* Extracted material *

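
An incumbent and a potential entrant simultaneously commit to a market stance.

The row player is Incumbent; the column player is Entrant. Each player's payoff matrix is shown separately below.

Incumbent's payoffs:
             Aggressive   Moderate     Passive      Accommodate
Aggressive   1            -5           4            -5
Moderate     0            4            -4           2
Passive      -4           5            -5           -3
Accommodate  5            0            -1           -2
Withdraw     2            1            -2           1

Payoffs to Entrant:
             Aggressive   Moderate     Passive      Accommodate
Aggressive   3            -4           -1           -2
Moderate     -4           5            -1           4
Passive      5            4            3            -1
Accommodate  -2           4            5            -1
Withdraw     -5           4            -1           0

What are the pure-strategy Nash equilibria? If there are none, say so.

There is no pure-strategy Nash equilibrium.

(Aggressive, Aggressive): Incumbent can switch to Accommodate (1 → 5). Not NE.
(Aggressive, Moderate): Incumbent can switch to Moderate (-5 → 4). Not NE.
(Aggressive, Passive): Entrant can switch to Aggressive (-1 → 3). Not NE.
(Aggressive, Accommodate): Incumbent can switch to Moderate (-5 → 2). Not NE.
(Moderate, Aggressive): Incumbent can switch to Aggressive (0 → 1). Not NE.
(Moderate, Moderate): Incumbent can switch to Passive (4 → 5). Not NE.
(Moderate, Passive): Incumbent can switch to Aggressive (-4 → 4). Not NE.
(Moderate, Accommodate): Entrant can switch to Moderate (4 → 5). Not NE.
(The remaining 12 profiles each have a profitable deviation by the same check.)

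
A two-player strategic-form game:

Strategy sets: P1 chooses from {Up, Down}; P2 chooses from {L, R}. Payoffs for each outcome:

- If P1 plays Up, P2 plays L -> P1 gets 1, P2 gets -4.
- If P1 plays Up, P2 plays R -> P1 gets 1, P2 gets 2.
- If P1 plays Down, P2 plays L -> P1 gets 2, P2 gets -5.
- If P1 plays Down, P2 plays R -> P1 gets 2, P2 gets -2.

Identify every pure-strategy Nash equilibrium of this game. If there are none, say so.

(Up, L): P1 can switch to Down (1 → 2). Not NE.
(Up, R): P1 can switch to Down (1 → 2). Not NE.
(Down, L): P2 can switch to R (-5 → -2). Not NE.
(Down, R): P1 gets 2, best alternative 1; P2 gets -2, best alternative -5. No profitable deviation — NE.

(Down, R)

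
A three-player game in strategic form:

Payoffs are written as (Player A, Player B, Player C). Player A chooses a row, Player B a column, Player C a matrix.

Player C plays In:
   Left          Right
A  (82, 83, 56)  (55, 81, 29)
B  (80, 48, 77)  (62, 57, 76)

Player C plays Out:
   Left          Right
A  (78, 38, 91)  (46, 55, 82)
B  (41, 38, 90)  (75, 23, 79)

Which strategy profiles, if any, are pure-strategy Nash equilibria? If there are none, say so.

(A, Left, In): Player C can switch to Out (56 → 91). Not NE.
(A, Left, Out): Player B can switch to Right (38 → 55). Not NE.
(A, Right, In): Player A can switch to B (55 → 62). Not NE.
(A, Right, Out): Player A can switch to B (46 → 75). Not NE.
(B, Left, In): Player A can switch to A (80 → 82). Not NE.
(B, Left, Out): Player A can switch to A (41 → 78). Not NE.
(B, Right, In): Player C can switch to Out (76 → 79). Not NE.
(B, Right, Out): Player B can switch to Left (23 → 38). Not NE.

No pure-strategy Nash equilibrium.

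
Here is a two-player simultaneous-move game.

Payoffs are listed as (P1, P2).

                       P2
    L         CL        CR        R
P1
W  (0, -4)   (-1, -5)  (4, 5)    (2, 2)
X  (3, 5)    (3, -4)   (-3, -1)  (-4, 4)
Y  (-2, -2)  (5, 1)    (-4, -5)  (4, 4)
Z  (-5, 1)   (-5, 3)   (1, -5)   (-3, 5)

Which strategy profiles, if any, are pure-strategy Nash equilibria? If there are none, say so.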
...
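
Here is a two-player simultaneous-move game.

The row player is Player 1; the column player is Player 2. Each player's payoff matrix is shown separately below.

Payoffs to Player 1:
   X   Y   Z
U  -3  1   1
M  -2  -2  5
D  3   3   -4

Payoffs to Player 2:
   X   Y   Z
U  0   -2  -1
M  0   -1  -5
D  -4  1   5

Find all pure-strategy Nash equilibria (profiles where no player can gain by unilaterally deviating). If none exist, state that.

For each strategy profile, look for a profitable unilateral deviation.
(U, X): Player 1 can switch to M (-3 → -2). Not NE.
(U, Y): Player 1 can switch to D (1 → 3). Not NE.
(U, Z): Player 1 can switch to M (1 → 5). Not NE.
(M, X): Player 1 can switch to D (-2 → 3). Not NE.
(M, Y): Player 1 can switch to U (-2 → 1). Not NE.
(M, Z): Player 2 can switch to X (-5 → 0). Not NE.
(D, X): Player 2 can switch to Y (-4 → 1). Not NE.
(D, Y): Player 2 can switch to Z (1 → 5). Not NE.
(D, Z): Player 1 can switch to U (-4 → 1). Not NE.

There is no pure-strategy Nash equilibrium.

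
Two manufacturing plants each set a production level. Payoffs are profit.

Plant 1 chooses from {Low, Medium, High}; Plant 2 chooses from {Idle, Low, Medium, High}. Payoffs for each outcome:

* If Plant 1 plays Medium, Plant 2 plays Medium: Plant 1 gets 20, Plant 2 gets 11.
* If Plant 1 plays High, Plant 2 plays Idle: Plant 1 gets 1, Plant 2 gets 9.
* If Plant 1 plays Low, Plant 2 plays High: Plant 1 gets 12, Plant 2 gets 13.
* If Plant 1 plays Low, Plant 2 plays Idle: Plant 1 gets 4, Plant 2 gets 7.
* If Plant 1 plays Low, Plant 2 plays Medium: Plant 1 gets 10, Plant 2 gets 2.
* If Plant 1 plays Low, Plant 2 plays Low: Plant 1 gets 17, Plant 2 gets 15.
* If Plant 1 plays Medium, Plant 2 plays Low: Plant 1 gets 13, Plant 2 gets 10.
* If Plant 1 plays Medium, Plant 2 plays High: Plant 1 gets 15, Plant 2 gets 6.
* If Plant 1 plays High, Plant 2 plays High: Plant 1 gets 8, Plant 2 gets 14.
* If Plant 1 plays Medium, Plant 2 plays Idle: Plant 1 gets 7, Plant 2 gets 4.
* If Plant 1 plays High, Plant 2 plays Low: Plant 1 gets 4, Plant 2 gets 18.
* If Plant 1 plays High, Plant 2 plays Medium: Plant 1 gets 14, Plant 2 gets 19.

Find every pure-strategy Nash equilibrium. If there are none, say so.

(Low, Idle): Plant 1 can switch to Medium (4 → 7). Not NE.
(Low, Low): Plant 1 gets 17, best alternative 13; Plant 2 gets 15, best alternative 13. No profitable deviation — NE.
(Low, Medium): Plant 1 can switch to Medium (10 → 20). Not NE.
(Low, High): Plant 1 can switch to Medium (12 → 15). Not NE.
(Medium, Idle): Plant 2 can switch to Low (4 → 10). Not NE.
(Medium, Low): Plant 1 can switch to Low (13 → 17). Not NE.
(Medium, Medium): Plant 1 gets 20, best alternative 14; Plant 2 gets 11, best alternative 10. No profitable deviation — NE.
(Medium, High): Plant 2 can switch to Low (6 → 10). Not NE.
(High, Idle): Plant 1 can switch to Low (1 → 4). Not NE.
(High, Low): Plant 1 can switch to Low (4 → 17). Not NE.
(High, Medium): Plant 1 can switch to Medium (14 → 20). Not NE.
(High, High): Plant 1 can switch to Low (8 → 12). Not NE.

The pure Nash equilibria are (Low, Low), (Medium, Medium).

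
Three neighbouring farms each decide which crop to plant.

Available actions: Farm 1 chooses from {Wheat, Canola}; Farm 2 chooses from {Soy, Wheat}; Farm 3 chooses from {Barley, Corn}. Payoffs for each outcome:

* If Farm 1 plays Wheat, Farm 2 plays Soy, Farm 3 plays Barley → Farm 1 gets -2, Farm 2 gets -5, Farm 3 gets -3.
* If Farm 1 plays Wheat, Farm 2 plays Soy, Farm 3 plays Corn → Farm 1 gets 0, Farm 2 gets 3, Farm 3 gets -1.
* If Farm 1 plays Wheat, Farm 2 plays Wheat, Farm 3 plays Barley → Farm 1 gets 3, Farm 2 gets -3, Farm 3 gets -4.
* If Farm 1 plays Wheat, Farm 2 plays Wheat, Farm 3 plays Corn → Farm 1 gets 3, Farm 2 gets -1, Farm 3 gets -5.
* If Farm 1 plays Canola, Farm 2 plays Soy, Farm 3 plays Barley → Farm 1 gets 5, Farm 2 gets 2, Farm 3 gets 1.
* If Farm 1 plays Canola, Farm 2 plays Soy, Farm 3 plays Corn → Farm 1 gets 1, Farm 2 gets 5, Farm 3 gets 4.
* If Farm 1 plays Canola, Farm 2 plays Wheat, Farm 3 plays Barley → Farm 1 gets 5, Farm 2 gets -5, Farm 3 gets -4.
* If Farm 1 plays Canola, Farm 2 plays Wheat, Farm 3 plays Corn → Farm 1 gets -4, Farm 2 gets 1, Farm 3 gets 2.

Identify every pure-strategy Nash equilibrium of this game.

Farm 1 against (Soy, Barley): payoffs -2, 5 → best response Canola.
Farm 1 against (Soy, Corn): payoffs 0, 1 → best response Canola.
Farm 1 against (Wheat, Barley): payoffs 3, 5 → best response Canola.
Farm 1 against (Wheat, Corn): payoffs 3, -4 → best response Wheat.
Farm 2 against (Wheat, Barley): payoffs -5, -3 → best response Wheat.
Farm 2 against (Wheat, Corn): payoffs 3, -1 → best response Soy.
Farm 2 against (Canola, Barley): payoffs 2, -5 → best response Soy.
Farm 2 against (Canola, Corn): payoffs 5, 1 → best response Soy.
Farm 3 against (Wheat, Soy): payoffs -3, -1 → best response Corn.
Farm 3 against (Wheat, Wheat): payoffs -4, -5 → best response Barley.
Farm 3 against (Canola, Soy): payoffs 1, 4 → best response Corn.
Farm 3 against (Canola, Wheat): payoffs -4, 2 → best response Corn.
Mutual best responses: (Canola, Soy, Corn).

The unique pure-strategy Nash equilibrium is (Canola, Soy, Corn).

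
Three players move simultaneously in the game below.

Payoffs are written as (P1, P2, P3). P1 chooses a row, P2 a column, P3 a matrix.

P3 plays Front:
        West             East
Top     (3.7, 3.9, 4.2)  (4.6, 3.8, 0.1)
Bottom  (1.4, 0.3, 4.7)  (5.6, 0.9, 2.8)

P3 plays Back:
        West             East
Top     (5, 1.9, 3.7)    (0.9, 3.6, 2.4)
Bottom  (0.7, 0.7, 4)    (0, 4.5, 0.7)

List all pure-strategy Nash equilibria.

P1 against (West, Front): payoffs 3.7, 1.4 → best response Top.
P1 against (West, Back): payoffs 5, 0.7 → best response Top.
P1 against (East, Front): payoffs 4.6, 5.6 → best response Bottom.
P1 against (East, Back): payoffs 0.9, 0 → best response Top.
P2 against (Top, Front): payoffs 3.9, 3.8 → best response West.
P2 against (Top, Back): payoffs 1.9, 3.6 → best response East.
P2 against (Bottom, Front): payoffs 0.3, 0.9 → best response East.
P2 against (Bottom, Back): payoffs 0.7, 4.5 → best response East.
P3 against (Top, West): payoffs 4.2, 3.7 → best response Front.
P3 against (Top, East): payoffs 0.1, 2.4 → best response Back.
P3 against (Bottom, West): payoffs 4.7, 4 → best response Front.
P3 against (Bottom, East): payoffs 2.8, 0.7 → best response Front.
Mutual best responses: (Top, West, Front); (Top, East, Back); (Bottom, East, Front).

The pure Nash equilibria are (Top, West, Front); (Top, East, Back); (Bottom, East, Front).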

* Work to complete *
The lines above from the one with "Strategy sets: P1" through the one with "A three-player game" are to be duplicated exactly, ends included, with nothing added.

* Result of this task *
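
Strategy sets: P1 chooses from {Up, Down}; P2 chooses from {L, R}. Payoffs for each outcome:

- If P1 plays Up, P2 plays L -> P1 gets 1, P2 gets -4.
- If P1 plays Up, P2 plays R -> P1 gets 1, P2 gets 2.
- If P1 plays Down, P2 plays L -> P1 gets 2, P2 gets -5.
- If P1 plays Down, P2 plays R -> P1 gets 2, P2 gets -2.

Identify every pure-strategy Nash equilibrium of this game. If there are none, say so.

(Up, L): P1 can switch to Down (1 → 2). Not NE.
(Up, R): P1 can switch to Down (1 → 2). Not NE.
(Down, L): P2 can switch to R (-5 → -2). Not NE.
(Down, R): P1 gets 2, best alternative 1; P2 gets -2, best alternative -5. No profitable deviation — NE.

(Down, R)

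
A three-player game in strategic form: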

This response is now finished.